(Dataset entries)
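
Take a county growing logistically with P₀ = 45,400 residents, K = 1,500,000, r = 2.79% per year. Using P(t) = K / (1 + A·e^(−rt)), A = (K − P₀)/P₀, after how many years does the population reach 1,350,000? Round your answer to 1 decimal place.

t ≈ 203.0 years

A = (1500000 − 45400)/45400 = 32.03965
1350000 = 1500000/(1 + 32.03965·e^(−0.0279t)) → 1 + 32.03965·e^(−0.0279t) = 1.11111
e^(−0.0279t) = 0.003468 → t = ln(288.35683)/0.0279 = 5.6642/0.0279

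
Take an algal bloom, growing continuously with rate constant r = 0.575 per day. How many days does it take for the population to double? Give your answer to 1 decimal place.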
---
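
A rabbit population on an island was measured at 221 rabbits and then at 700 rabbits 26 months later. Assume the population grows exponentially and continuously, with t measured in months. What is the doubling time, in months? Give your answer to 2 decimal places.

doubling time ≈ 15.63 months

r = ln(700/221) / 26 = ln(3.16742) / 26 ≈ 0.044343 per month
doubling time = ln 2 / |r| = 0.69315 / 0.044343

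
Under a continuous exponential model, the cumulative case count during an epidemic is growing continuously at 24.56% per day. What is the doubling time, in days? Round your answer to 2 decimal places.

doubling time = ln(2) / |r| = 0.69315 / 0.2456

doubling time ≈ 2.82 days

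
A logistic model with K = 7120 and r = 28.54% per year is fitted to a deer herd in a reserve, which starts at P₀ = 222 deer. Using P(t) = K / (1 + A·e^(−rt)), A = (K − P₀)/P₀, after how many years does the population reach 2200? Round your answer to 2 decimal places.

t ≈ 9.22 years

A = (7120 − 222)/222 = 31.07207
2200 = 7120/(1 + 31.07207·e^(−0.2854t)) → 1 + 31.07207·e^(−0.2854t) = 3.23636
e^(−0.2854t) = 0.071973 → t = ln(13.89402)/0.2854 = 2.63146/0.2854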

● **EXERCISE INSTRUCTIONS**
Give back precisely the lines above that start at the line containing "Take a county" and end at the line containing "Take an algal", inclusive. No other lines belong in the output.

● **RESULT BELOW**
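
Take a county growing logistically with P₀ = 45,400 residents, K = 1,500,000, r = 2.79% per year. Using P(t) = K / (1 + A·e^(−rt)), A = (K − P₀)/P₀, after how many years does the population reach 1,350,000? Round your answer to 1 decimal place.

t ≈ 203.0 years

A = (1500000 − 45400)/45400 = 32.03965
1350000 = 1500000/(1 + 32.03965·e^(−0.0279t)) → 1 + 32.03965·e^(−0.0279t) = 1.11111
e^(−0.0279t) = 0.003468 → t = ln(288.35683)/0.0279 = 5.6642/0.0279

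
Take an algal bloom, growing continuously with rate constant r = 0.575 per day. How many days does it take for the population to double? Give your answer to 1 decimal place.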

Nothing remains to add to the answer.